▶ **Problem details**
Pull each line holding the word "role" from the data.

▶ **Excerpted data**
══════════

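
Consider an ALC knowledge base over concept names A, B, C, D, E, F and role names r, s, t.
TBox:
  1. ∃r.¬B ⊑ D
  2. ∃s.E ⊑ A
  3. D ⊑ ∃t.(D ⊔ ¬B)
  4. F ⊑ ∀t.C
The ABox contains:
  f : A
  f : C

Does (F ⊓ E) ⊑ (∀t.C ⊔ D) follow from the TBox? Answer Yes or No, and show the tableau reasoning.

Yes

1. (F ⊓ E) ⊑ (∀t.C ⊔ D)  ⇔  ((F ⊓ E) ⊓ (∃t.¬C ⊓ ¬D)) unsat w.r.t. T
   all branches close; clash {D, ¬D} at x₀
2. Hence (F ⊓ E) ⊑ (∀t.C ⊔ D): entailed.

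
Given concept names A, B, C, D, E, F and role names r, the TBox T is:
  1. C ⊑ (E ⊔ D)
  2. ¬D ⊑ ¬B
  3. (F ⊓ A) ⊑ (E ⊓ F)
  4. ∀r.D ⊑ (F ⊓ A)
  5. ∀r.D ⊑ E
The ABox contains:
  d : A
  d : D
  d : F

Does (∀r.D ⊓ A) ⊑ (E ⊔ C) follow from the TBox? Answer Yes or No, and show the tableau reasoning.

Yes

1. (∀r.D ⊓ A) ⊑ (E ⊔ C)  ⇔  ((∀r.D ⊓ A) ⊓ (¬E ⊓ ¬C)) unsat w.r.t. T
   all branches close; clash {E, ¬E} at x₀
2. Hence (∀r.D ⊓ A) ⊑ (E ⊔ C): entailed.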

══════════

▶ **Reply to the task**
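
Consider an ALC knowledge base over concept names A, B, C, D, E, F and role names r, s, t.
Given concept names A, B, C, D, E, F and role names r, the TBox T is: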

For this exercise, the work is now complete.